Output the records exactly, with no line skipped.

----------

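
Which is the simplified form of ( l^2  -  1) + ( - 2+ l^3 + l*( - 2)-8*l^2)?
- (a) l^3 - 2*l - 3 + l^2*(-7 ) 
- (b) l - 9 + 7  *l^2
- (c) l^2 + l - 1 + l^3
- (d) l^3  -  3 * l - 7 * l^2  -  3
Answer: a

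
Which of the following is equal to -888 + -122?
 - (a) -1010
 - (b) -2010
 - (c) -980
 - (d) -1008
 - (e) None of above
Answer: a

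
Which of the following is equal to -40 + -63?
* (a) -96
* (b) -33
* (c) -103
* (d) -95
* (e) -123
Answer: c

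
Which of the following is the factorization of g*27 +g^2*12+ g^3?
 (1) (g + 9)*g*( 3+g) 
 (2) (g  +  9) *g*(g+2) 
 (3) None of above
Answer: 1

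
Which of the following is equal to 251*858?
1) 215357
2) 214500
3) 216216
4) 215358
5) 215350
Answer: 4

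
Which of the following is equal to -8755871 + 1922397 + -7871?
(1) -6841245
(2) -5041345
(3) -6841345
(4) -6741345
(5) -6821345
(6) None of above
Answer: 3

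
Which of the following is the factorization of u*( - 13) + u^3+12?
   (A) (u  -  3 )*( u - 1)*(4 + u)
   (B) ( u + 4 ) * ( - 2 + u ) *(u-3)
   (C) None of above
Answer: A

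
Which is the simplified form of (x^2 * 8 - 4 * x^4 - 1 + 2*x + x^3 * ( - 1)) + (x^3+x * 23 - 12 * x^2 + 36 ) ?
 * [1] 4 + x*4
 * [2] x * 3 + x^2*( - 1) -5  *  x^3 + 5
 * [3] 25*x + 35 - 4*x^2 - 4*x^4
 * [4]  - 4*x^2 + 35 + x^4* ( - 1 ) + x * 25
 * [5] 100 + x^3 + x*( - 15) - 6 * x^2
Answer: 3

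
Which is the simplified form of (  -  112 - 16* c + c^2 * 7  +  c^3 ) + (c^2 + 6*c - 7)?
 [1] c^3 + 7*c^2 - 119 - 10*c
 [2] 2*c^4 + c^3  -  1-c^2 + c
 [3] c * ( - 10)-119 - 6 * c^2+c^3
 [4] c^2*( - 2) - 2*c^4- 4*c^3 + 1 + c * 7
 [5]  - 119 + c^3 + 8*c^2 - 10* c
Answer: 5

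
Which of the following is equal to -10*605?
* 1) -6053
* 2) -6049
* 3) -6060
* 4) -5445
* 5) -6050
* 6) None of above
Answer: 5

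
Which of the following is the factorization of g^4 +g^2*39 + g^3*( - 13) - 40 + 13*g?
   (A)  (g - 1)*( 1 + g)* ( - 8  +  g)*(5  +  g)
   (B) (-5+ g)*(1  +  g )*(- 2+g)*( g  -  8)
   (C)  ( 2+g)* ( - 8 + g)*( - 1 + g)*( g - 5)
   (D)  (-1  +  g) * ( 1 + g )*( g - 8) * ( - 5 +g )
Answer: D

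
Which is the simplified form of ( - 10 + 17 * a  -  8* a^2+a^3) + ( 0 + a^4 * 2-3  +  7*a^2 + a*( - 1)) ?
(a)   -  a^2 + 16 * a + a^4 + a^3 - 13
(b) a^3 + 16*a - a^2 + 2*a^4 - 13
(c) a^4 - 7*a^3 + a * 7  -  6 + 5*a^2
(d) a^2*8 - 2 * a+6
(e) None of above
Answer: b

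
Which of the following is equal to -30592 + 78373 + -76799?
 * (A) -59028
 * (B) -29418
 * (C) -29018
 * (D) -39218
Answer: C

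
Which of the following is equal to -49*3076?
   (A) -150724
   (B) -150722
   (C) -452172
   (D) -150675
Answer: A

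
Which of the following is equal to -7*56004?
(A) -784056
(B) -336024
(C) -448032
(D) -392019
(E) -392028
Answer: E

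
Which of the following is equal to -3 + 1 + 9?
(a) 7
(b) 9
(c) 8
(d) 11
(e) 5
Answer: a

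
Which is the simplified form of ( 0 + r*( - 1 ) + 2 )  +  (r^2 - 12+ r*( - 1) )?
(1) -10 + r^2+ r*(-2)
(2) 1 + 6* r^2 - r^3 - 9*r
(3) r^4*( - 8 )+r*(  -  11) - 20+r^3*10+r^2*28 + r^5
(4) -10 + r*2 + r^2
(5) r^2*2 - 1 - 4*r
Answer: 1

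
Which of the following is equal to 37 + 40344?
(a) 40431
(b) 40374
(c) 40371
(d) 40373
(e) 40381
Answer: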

----------

> Result below:
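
Which is the simplified form of ( l^2  -  1) + ( - 2+ l^3 + l*( - 2)-8*l^2)?
- (a) l^3 - 2*l - 3 + l^2*(-7 ) 
- (b) l - 9 + 7  *l^2
- (c) l^2 + l - 1 + l^3
- (d) l^3  -  3 * l - 7 * l^2  -  3
Answer: a

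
Which of the following is equal to -888 + -122?
 - (a) -1010
 - (b) -2010
 - (c) -980
 - (d) -1008
 - (e) None of above
Answer: a

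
Which of the following is equal to -40 + -63?
* (a) -96
* (b) -33
* (c) -103
* (d) -95
* (e) -123
Answer: c

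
Which of the following is the factorization of g*27 +g^2*12+ g^3?
 (1) (g + 9)*g*( 3+g) 
 (2) (g  +  9) *g*(g+2) 
 (3) None of above
Answer: 1

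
Which of the following is equal to 251*858?
1) 215357
2) 214500
3) 216216
4) 215358
5) 215350
Answer: 4

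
Which of the following is equal to -8755871 + 1922397 + -7871?
(1) -6841245
(2) -5041345
(3) -6841345
(4) -6741345
(5) -6821345
(6) None of above
Answer: 3

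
Which of the following is the factorization of u*( - 13) + u^3+12?
   (A) (u  -  3 )*( u - 1)*(4 + u)
   (B) ( u + 4 ) * ( - 2 + u ) *(u-3)
   (C) None of above
Answer: A

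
Which is the simplified form of (x^2 * 8 - 4 * x^4 - 1 + 2*x + x^3 * ( - 1)) + (x^3+x * 23 - 12 * x^2 + 36 ) ?
 * [1] 4 + x*4
 * [2] x * 3 + x^2*( - 1) -5  *  x^3 + 5
 * [3] 25*x + 35 - 4*x^2 - 4*x^4
 * [4]  - 4*x^2 + 35 + x^4* ( - 1 ) + x * 25
 * [5] 100 + x^3 + x*( - 15) - 6 * x^2
Answer: 3

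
Which is the simplified form of (  -  112 - 16* c + c^2 * 7  +  c^3 ) + (c^2 + 6*c - 7)?
 [1] c^3 + 7*c^2 - 119 - 10*c
 [2] 2*c^4 + c^3  -  1-c^2 + c
 [3] c * ( - 10)-119 - 6 * c^2+c^3
 [4] c^2*( - 2) - 2*c^4- 4*c^3 + 1 + c * 7
 [5]  - 119 + c^3 + 8*c^2 - 10* c
Answer: 5

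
Which of the following is equal to -10*605?
* 1) -6053
* 2) -6049
* 3) -6060
* 4) -5445
* 5) -6050
* 6) None of above
Answer: 5

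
Which of the following is the factorization of g^4 +g^2*39 + g^3*( - 13) - 40 + 13*g?
   (A)  (g - 1)*( 1 + g)* ( - 8  +  g)*(5  +  g)
   (B) (-5+ g)*(1  +  g )*(- 2+g)*( g  -  8)
   (C)  ( 2+g)* ( - 8 + g)*( - 1 + g)*( g - 5)
   (D)  (-1  +  g) * ( 1 + g )*( g - 8) * ( - 5 +g )
Answer: D

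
Which is the simplified form of ( - 10 + 17 * a  -  8* a^2+a^3) + ( 0 + a^4 * 2-3  +  7*a^2 + a*( - 1)) ?
(a)   -  a^2 + 16 * a + a^4 + a^3 - 13
(b) a^3 + 16*a - a^2 + 2*a^4 - 13
(c) a^4 - 7*a^3 + a * 7  -  6 + 5*a^2
(d) a^2*8 - 2 * a+6
(e) None of above
Answer: b

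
Which of the following is equal to -30592 + 78373 + -76799?
 * (A) -59028
 * (B) -29418
 * (C) -29018
 * (D) -39218
Answer: C

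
Which of the following is equal to -49*3076?
   (A) -150724
   (B) -150722
   (C) -452172
   (D) -150675
Answer: A

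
Which of the following is equal to -7*56004?
(A) -784056
(B) -336024
(C) -448032
(D) -392019
(E) -392028
Answer: E

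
Which of the following is equal to -3 + 1 + 9?
(a) 7
(b) 9
(c) 8
(d) 11
(e) 5
Answer: a

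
Which is the simplified form of ( 0 + r*( - 1 ) + 2 )  +  (r^2 - 12+ r*( - 1) )?
(1) -10 + r^2+ r*(-2)
(2) 1 + 6* r^2 - r^3 - 9*r
(3) r^4*( - 8 )+r*(  -  11) - 20+r^3*10+r^2*28 + r^5
(4) -10 + r*2 + r^2
(5) r^2*2 - 1 - 4*r
Answer: 1

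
Which of the following is equal to 37 + 40344?
(a) 40431
(b) 40374
(c) 40371
(d) 40373
(e) 40381
Answer: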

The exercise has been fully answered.